[SOURCE RECORDS Boundary: Start]

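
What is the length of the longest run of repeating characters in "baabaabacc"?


Input: "baabaabacc"
Scanning for longest run:
  Position 1 ('a'): new char, reset run to 1
  Position 2 ('a'): continues run of 'a', length=2
  Position 3 ('b'): new char, reset run to 1
  Position 4 ('a'): new char, reset run to 1
  Position 5 ('a'): continues run of 'a', length=2
  Position 6 ('b'): new char, reset run to 1
  Position 7 ('a'): new char, reset run to 1
  Position 8 ('c'): new char, reset run to 1
  Position 9 ('c'): continues run of 'c', length=2
Longest run: 'a' with length 2

2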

[SOURCE RECORDS Boundary: End]

| EXERCISE PROMPT |
Reproduce each line above without any alteration.

| EXERCISE ANSWER |
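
What is the length of the longest run of repeating characters in "baabaabacc"?


Input: "baabaabacc"
Scanning for longest run:
  Position 1 ('a'): new char, reset run to 1
  Position 2 ('a'): continues run of 'a', length=2
  Position 3 ('b'): new char, reset run to 1
  Position 4 ('a'): new char, reset run to 1
  Position 5 ('a'): continues run of 'a', length=2
  Position 6 ('b'): new char, reset run to 1
  Position 7 ('a'): new char, reset run to 1
  Position 8 ('c'): new char, reset run to 1
  Position 9 ('c'): continues run of 'c', length=2
Longest run: 'a' with length 2

2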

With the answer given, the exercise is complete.